### Problem details
Please set down each line of the data again, unchanged.

### Supplied material

========

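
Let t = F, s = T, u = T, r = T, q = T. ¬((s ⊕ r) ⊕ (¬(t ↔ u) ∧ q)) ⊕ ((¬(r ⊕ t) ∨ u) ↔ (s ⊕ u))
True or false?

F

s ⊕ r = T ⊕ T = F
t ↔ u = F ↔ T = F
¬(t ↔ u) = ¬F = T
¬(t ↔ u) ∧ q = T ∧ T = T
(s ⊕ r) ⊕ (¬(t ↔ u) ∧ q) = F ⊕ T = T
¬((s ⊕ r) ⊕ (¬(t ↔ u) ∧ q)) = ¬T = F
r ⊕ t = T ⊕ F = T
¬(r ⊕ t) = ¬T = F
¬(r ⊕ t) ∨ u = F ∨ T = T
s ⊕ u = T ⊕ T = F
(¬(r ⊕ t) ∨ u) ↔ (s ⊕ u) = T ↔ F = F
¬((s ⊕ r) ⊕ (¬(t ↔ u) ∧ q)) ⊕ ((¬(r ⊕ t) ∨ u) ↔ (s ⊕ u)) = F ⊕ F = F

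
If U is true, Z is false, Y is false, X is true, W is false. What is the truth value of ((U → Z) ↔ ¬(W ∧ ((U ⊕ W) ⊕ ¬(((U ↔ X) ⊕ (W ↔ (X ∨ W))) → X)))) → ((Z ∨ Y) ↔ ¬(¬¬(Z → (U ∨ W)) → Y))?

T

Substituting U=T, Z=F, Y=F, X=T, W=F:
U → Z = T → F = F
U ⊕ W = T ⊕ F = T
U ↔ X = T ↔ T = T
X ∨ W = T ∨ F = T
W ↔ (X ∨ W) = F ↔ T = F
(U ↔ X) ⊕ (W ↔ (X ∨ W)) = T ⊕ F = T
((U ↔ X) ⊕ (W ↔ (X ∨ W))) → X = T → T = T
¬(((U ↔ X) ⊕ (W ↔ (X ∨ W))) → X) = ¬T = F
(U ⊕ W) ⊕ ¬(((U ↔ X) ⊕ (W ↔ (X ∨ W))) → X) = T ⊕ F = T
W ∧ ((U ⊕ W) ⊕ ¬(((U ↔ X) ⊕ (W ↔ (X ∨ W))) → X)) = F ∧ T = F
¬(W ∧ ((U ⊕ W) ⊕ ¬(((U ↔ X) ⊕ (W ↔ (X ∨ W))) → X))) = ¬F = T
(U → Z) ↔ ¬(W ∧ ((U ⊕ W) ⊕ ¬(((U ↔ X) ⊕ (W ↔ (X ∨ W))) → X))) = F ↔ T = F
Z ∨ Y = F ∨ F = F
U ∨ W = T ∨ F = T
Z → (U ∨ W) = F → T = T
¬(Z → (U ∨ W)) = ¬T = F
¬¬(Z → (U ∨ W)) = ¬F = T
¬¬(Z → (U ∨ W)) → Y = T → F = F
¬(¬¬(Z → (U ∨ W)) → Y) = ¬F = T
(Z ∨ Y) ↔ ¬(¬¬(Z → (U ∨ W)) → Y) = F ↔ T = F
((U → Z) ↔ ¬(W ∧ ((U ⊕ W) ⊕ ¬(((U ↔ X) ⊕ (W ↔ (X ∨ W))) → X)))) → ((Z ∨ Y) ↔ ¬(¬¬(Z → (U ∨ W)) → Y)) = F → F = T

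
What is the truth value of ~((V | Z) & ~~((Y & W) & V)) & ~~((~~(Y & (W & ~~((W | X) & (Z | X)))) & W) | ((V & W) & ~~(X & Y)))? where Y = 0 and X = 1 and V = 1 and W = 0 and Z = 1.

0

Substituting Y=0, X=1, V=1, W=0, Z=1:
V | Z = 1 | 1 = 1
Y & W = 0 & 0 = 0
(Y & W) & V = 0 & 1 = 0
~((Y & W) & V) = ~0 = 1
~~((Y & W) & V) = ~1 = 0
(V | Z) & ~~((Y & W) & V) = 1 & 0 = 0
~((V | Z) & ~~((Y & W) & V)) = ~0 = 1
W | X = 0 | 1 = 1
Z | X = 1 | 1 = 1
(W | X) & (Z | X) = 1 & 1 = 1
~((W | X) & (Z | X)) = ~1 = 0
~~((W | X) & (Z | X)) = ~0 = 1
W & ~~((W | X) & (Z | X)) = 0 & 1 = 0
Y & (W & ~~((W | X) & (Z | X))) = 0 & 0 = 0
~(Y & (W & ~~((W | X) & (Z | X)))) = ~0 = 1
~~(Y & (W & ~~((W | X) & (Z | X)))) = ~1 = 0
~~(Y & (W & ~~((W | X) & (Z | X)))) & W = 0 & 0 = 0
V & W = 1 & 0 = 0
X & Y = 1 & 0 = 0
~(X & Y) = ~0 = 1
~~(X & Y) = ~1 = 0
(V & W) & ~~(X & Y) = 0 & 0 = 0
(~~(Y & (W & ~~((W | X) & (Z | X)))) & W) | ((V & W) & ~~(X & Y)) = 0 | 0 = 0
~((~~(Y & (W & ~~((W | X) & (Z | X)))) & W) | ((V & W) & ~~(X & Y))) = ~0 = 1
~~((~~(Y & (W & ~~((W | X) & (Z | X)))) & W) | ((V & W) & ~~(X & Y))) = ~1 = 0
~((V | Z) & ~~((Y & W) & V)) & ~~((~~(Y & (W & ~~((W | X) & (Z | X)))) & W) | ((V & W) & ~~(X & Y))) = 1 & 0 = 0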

========

### Written reply
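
Let t = F, s = T, u = T, r = T, q = T. ¬((s ⊕ r) ⊕ (¬(t ↔ u) ∧ q)) ⊕ ((¬(r ⊕ t) ∨ u) ↔ (s ⊕ u))
True or false?

F

s ⊕ r = T ⊕ T = F
t ↔ u = F ↔ T = F
¬(t ↔ u) = ¬F = T
¬(t ↔ u) ∧ q = T ∧ T = T
(s ⊕ r) ⊕ (¬(t ↔ u) ∧ q) = F ⊕ T = T
¬((s ⊕ r) ⊕ (¬(t ↔ u) ∧ q)) = ¬T = F
r ⊕ t = T ⊕ F = T
¬(r ⊕ t) = ¬T = F
¬(r ⊕ t) ∨ u = F ∨ T = T
s ⊕ u = T ⊕ T = F
(¬(r ⊕ t) ∨ u) ↔ (s ⊕ u) = T ↔ F = F
¬((s ⊕ r) ⊕ (¬(t ↔ u) ∧ q)) ⊕ ((¬(r ⊕ t) ∨ u) ↔ (s ⊕ u)) = F ⊕ F = F

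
If U is true, Z is false, Y is false, X is true, W is false. What is the truth value of ((U → Z) ↔ ¬(W ∧ ((U ⊕ W) ⊕ ¬(((U ↔ X) ⊕ (W ↔ (X ∨ W))) → X)))) → ((Z ∨ Y) ↔ ¬(¬¬(Z → (U ∨ W)) → Y))?

T

Substituting U=T, Z=F, Y=F, X=T, W=F:
U → Z = T → F = F
U ⊕ W = T ⊕ F = T
U ↔ X = T ↔ T = T
X ∨ W = T ∨ F = T
W ↔ (X ∨ W) = F ↔ T = F
(U ↔ X) ⊕ (W ↔ (X ∨ W)) = T ⊕ F = T
((U ↔ X) ⊕ (W ↔ (X ∨ W))) → X = T → T = T
¬(((U ↔ X) ⊕ (W ↔ (X ∨ W))) → X) = ¬T = F
(U ⊕ W) ⊕ ¬(((U ↔ X) ⊕ (W ↔ (X ∨ W))) → X) = T ⊕ F = T
W ∧ ((U ⊕ W) ⊕ ¬(((U ↔ X) ⊕ (W ↔ (X ∨ W))) → X)) = F ∧ T = F
¬(W ∧ ((U ⊕ W) ⊕ ¬(((U ↔ X) ⊕ (W ↔ (X ∨ W))) → X))) = ¬F = T
(U → Z) ↔ ¬(W ∧ ((U ⊕ W) ⊕ ¬(((U ↔ X) ⊕ (W ↔ (X ∨ W))) → X))) = F ↔ T = F
Z ∨ Y = F ∨ F = F
U ∨ W = T ∨ F = T
Z → (U ∨ W) = F → T = T
¬(Z → (U ∨ W)) = ¬T = F
¬¬(Z → (U ∨ W)) = ¬F = T
¬¬(Z → (U ∨ W)) → Y = T → F = F
¬(¬¬(Z → (U ∨ W)) → Y) = ¬F = T
(Z ∨ Y) ↔ ¬(¬¬(Z → (U ∨ W)) → Y) = F ↔ T = F
((U → Z) ↔ ¬(W ∧ ((U ⊕ W) ⊕ ¬(((U ↔ X) ⊕ (W ↔ (X ∨ W))) → X)))) → ((Z ∨ Y) ↔ ¬(¬¬(Z → (U ∨ W)) → Y)) = F → F = T

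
What is the truth value of ~((V | Z) & ~~((Y & W) & V)) & ~~((~~(Y & (W & ~~((W | X) & (Z | X)))) & W) | ((V & W) & ~~(X & Y)))? where Y = 0 and X = 1 and V = 1 and W = 0 and Z = 1.

0

Substituting Y=0, X=1, V=1, W=0, Z=1:
V | Z = 1 | 1 = 1
Y & W = 0 & 0 = 0
(Y & W) & V = 0 & 1 = 0
~((Y & W) & V) = ~0 = 1
~~((Y & W) & V) = ~1 = 0
(V | Z) & ~~((Y & W) & V) = 1 & 0 = 0
~((V | Z) & ~~((Y & W) & V)) = ~0 = 1
W | X = 0 | 1 = 1
Z | X = 1 | 1 = 1
(W | X) & (Z | X) = 1 & 1 = 1
~((W | X) & (Z | X)) = ~1 = 0
~~((W | X) & (Z | X)) = ~0 = 1
W & ~~((W | X) & (Z | X)) = 0 & 1 = 0
Y & (W & ~~((W | X) & (Z | X))) = 0 & 0 = 0
~(Y & (W & ~~((W | X) & (Z | X)))) = ~0 = 1
~~(Y & (W & ~~((W | X) & (Z | X)))) = ~1 = 0
~~(Y & (W & ~~((W | X) & (Z | X)))) & W = 0 & 0 = 0
V & W = 1 & 0 = 0
X & Y = 1 & 0 = 0
~(X & Y) = ~0 = 1
~~(X & Y) = ~1 = 0
(V & W) & ~~(X & Y) = 0 & 0 = 0
(~~(Y & (W & ~~((W | X) & (Z | X)))) & W) | ((V & W) & ~~(X & Y)) = 0 | 0 = 0
~((~~(Y & (W & ~~((W | X) & (Z | X)))) & W) | ((V & W) & ~~(X & Y))) = ~0 = 1
~~((~~(Y & (W & ~~((W | X) & (Z | X)))) & W) | ((V & W) & ~~(X & Y))) = ~1 = 0
~((V | Z) & ~~((Y & W) & V)) & ~~((~~(Y & (W & ~~((W | X) & (Z | X)))) & W) | ((V & W) & ~~(X & Y))) = 1 & 0 = 0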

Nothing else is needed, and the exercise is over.